### EXERCISE DESCRIPTION
Write all of the entries out again exactly.

### DATASET EXTRACT

----

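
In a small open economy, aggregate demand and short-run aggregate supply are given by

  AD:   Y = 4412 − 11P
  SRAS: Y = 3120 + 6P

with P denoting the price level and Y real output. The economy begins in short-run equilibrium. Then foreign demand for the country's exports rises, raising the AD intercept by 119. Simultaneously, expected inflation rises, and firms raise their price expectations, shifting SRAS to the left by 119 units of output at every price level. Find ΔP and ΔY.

ΔP = +14, ΔY = -35

After both shocks: AD is Y = 4531 − 11P and SRAS is Y = 3001 + 6P.
Setting them equal: 1530 = 17P, so P = 90.
Y = 4531 − 11·90 = 3541.
Initially P = 76, Y = 3576, so ΔP = +14 and ΔY = -35.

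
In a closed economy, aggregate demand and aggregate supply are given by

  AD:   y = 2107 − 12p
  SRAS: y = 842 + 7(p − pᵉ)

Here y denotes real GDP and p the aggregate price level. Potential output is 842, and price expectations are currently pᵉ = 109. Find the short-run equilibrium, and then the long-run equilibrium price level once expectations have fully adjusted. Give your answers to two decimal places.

Short run: with pᵉ = 109, SRAS is y = 79 + 7p. Setting AD = SRAS gives 2028 = 19p, so p = 106.74 and y = 2107 − 12p = 826.16.
Output 826.16 is below potential 842, so over time expected prices fall and SRAS shifts right until y returns to 842.
Long run: y = 842 on the AD curve gives 842 = 2107 − 12p, so p = 105.42.

Short run: p = 106.74, y = 826.16. Long run: p = 105.42.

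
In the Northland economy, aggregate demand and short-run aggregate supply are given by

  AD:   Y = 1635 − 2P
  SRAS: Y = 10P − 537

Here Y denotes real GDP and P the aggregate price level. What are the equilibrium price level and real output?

P = 181, Y = 1273

Set AD = SRAS: 1635 − 2P = 10P − 537, so 2172 = 12P and P = 181.
Then Y = 1635 − 2·181 = 1273.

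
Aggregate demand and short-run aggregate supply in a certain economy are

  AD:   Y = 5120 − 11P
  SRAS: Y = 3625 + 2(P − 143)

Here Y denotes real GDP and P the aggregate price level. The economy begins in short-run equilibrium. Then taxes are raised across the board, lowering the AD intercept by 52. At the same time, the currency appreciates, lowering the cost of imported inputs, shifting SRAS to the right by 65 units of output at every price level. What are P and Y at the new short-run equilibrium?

P = 128, Y = 3660

After both shocks: AD is Y = 5068 − 11P and SRAS is Y = 3404 + 2P.
Setting them equal: 1664 = 13P, so P = 128.
Y = 5068 − 11·128 = 3660.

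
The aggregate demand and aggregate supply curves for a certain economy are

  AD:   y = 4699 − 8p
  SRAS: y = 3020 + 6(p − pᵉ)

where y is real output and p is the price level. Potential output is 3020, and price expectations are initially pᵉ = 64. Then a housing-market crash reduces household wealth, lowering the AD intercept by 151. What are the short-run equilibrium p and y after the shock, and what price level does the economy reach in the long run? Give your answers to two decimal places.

Short run: p = 136.57, y = 3455.43. Long run: p = 191.00.

AD shifts left: new AD is y = 4548 − 8p. With pᵉ = 64, SRAS is y = 2636 + 6p.
Short run: 4548 − 8p = 2636 + 6p gives 1912 = 14p, so p = 136.57 and y = 4548 − 8p = 3455.43.
y = 3455.43 is above potential 3020; expectations adjust and SRAS shifts left until y = 3020.
Long run: on the new AD curve, 3020 = 4548 − 8p gives p = 191.00.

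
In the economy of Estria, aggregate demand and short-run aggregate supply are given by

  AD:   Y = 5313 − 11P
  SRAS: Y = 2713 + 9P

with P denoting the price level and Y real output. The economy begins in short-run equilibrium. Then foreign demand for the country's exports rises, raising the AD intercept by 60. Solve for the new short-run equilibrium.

This is a positive demand shock: AD shifts right.
New AD: Y = 5373 − 11P.
Set AD = SRAS: 5373 − 11P = 2713 + 9P, so 2660 = 20P and P = 133.
Y = 5373 − 11·133 = 3910.

P = 133, Y = 3910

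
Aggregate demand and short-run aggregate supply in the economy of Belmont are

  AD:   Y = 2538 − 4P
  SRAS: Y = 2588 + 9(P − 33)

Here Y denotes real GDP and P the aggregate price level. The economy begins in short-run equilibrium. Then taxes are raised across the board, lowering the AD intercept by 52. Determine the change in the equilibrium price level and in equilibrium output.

ΔP = -4, ΔY = -36

This is a negative demand shock: AD shifts left.
New AD: Y = 2486 − 4P.
SRAS can be written Y = 2291 + 9P.
Set AD = SRAS: 2486 − 4P = 2291 + 9P, so 195 = 13P and P = 15.
Y = 2486 − 4·15 = 2426.
Initially P = 19, Y = 2462, so ΔP = -4 and ΔY = -36.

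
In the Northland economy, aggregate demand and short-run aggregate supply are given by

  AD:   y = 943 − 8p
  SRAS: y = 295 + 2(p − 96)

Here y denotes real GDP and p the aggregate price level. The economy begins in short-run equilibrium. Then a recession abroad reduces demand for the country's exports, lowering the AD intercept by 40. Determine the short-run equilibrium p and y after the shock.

p = 80, y = 263

This is a negative demand shock: AD shifts left.
New AD: y = 903 − 8p.
SRAS can be written y = 103 + 2p.
Set AD = SRAS: 903 − 8p = 103 + 2p, so 800 = 10p and p = 80.
y = 903 − 8·80 = 263.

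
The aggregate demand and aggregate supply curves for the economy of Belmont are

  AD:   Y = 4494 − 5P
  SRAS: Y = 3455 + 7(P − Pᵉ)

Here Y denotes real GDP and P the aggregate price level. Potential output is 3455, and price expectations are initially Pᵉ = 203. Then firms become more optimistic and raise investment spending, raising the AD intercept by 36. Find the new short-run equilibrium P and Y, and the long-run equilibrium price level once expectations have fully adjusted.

AD shifts right: new AD is Y = 4530 − 5P. With Pᵉ = 203, SRAS is Y = 2034 + 7P.
Short run: 4530 − 5P = 2034 + 7P gives 2496 = 12P, so P = 208 and Y = 4530 − 5·208 = 3490.
Y = 3490 is above potential 3455; expectations adjust and SRAS shifts left until Y = 3455.
Long run: on the new AD curve, 3455 = 4530 − 5P gives P = 215.

Short run: P = 208, Y = 3490. Long run: P = 215.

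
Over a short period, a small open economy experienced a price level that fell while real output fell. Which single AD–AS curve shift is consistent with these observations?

AD shifted left

P fell and Y fell. An AD shift moves P and Y in the same direction; an SRAS shift moves them in opposite directions.
Here P and Y moved in the same direction, so the AD curve shifted.
Since Y fell, AD shifted left.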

----

### ANSWER BOX
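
In a small open economy, aggregate demand and short-run aggregate supply are given by

  AD:   Y = 4412 − 11P
  SRAS: Y = 3120 + 6P

with P denoting the price level and Y real output. The economy begins in short-run equilibrium. Then foreign demand for the country's exports rises, raising the AD intercept by 119. Simultaneously, expected inflation rises, and firms raise their price expectations, shifting SRAS to the left by 119 units of output at every price level. Find ΔP and ΔY.

ΔP = +14, ΔY = -35

After both shocks: AD is Y = 4531 − 11P and SRAS is Y = 3001 + 6P.
Setting them equal: 1530 = 17P, so P = 90.
Y = 4531 − 11·90 = 3541.
Initially P = 76, Y = 3576, so ΔP = +14 and ΔY = -35.

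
In a closed economy, aggregate demand and aggregate supply are given by

  AD:   y = 2107 − 12p
  SRAS: y = 842 + 7(p − pᵉ)

Here y denotes real GDP and p the aggregate price level. Potential output is 842, and price expectations are currently pᵉ = 109. Find the short-run equilibrium, and then the long-run equilibrium price level once expectations have fully adjusted. Give your answers to two decimal places.

Short run: with pᵉ = 109, SRAS is y = 79 + 7p. Setting AD = SRAS gives 2028 = 19p, so p = 106.74 and y = 2107 − 12p = 826.16.
Output 826.16 is below potential 842, so over time expected prices fall and SRAS shifts right until y returns to 842.
Long run: y = 842 on the AD curve gives 842 = 2107 − 12p, so p = 105.42.

Short run: p = 106.74, y = 826.16. Long run: p = 105.42.

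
In the Northland economy, aggregate demand and short-run aggregate supply are given by

  AD:   Y = 1635 − 2P
  SRAS: Y = 10P − 537

Here Y denotes real GDP and P the aggregate price level. What are the equilibrium price level and real output?

P = 181, Y = 1273

Set AD = SRAS: 1635 − 2P = 10P − 537, so 2172 = 12P and P = 181.
Then Y = 1635 − 2·181 = 1273.

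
Aggregate demand and short-run aggregate supply in a certain economy are

  AD:   Y = 5120 − 11P
  SRAS: Y = 3625 + 2(P − 143)

Here Y denotes real GDP and P the aggregate price level. The economy begins in short-run equilibrium. Then taxes are raised across the board, lowering the AD intercept by 52. At the same time, the currency appreciates, lowering the cost of imported inputs, shifting SRAS to the right by 65 units of output at every price level. What are P and Y at the new short-run equilibrium?

P = 128, Y = 3660

After both shocks: AD is Y = 5068 − 11P and SRAS is Y = 3404 + 2P.
Setting them equal: 1664 = 13P, so P = 128.
Y = 5068 − 11·128 = 3660.

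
The aggregate demand and aggregate supply curves for a certain economy are

  AD:   y = 4699 − 8p
  SRAS: y = 3020 + 6(p − pᵉ)

where y is real output and p is the price level. Potential output is 3020, and price expectations are initially pᵉ = 64. Then a housing-market crash reduces household wealth, lowering the AD intercept by 151. What are the short-run equilibrium p and y after the shock, and what price level does the economy reach in the long run? Give your answers to two decimal places.

Short run: p = 136.57, y = 3455.43. Long run: p = 191.00.

AD shifts left: new AD is y = 4548 − 8p. With pᵉ = 64, SRAS is y = 2636 + 6p.
Short run: 4548 − 8p = 2636 + 6p gives 1912 = 14p, so p = 136.57 and y = 4548 − 8p = 3455.43.
y = 3455.43 is above potential 3020; expectations adjust and SRAS shifts left until y = 3020.
Long run: on the new AD curve, 3020 = 4548 − 8p gives p = 191.00.

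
In the economy of Estria, aggregate demand and short-run aggregate supply are given by

  AD:   Y = 5313 − 11P
  SRAS: Y = 2713 + 9P

with P denoting the price level and Y real output. The economy begins in short-run equilibrium. Then foreign demand for the country's exports rises, raising the AD intercept by 60. Solve for the new short-run equilibrium.

This is a positive demand shock: AD shifts right.
New AD: Y = 5373 − 11P.
Set AD = SRAS: 5373 − 11P = 2713 + 9P, so 2660 = 20P and P = 133.
Y = 5373 − 11·133 = 3910.

P = 133, Y = 3910

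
Aggregate demand and short-run aggregate supply in the economy of Belmont are

  AD:   Y = 2538 − 4P
  SRAS: Y = 2588 + 9(P − 33)

Here Y denotes real GDP and P the aggregate price level. The economy begins in short-run equilibrium. Then taxes are raised across the board, lowering the AD intercept by 52. Determine the change in the equilibrium price level and in equilibrium output.

ΔP = -4, ΔY = -36

This is a negative demand shock: AD shifts left.
New AD: Y = 2486 − 4P.
SRAS can be written Y = 2291 + 9P.
Set AD = SRAS: 2486 − 4P = 2291 + 9P, so 195 = 13P and P = 15.
Y = 2486 − 4·15 = 2426.
Initially P = 19, Y = 2462, so ΔP = -4 and ΔY = -36.

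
In the Northland economy, aggregate demand and short-run aggregate supply are given by

  AD:   y = 943 − 8p
  SRAS: y = 295 + 2(p − 96)

Here y denotes real GDP and p the aggregate price level. The economy begins in short-run equilibrium. Then a recession abroad reduces demand for the country's exports, lowering the AD intercept by 40. Determine the short-run equilibrium p and y after the shock.

p = 80, y = 263

This is a negative demand shock: AD shifts left.
New AD: y = 903 − 8p.
SRAS can be written y = 103 + 2p.
Set AD = SRAS: 903 − 8p = 103 + 2p, so 800 = 10p and p = 80.
y = 903 − 8·80 = 263.

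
The aggregate demand and aggregate supply curves for the economy of Belmont are

  AD:   Y = 4494 − 5P
  SRAS: Y = 3455 + 7(P − Pᵉ)

Here Y denotes real GDP and P the aggregate price level. Potential output is 3455, and price expectations are initially Pᵉ = 203. Then firms become more optimistic and raise investment spending, raising the AD intercept by 36. Find the new short-run equilibrium P and Y, and the long-run equilibrium price level once expectations have fully adjusted.

AD shifts right: new AD is Y = 4530 − 5P. With Pᵉ = 203, SRAS is Y = 2034 + 7P.
Short run: 4530 − 5P = 2034 + 7P gives 2496 = 12P, so P = 208 and Y = 4530 − 5·208 = 3490.
Y = 3490 is above potential 3455; expectations adjust and SRAS shifts left until Y = 3455.
Long run: on the new AD curve, 3455 = 4530 − 5P gives P = 215.

Short run: P = 208, Y = 3490. Long run: P = 215.

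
Over a short period, a small open economy experienced a price level that fell while real output fell. Which single AD–AS curve shift is consistent with these observations?

AD shifted left

P fell and Y fell. An AD shift moves P and Y in the same direction; an SRAS shift moves them in opposite directions.
Here P and Y moved in the same direction, so the AD curve shifted.
Since Y fell, AD shifted left.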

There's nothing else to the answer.